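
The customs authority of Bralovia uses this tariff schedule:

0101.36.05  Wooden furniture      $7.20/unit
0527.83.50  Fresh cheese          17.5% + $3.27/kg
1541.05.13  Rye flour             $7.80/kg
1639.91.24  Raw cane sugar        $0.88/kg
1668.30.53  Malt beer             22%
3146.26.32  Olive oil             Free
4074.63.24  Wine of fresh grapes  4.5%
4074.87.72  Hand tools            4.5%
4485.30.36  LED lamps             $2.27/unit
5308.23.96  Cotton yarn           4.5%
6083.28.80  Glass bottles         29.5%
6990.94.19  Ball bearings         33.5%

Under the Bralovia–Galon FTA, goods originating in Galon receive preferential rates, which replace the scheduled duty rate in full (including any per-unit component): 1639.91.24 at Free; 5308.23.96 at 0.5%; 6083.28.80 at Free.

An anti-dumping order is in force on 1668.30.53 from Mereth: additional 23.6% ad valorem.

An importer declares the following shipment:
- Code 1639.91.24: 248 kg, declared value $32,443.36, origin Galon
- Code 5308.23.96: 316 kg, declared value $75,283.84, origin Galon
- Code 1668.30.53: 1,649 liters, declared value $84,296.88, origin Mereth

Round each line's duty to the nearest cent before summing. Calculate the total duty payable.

Line 1 (1639.91.24, Galon, 248 kg, $32,443.36):
Base rate for 1639.91.24 is $0.88/kg.
Origin Galon qualifies under the Bralovia–Galon agreement and 1639.91.24 is covered: preferential rate Free applies instead.
Duty = $32,443.36 × 0% = $0.00.
Line 2 (5308.23.96, Galon, 316 kg, $75,283.84):
Base rate for 5308.23.96 is 4.5%.
Origin Galon qualifies under the Bralovia–Galon agreement and 5308.23.96 is covered: preferential rate 0.5% applies instead.
Duty = $75,283.84 × 0.5% = $376.42.
Line 3 (1668.30.53, Mereth, 1,649 liters, $84,296.88):
Base rate for 1668.30.53 is 22%.
Additional duty on 1668.30.53 from Mereth: +23.6%. Applied ad valorem rate: 22% + 23.6% = 45.6%.
Duty = $84,296.88 × 45.6% = $38,439.38.
Total = $0.00 + $376.42 + $38,439.38 = $38,815.80.

$38,815.80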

══════════════════════════════

**DESCRIPTION OF THE TASK**
Find all lines holding the word "value" in the records above and copy them.

**ANSWER SECTION**
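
- Code 1639.91.24: 248 kg, declared value $32,443.36, origin Galon
- Code 5308.23.96: 316 kg, declared value $75,283.84, origin Galon
- Code 1668.30.53: 1,649 liters, declared value $84,296.88, origin Mereth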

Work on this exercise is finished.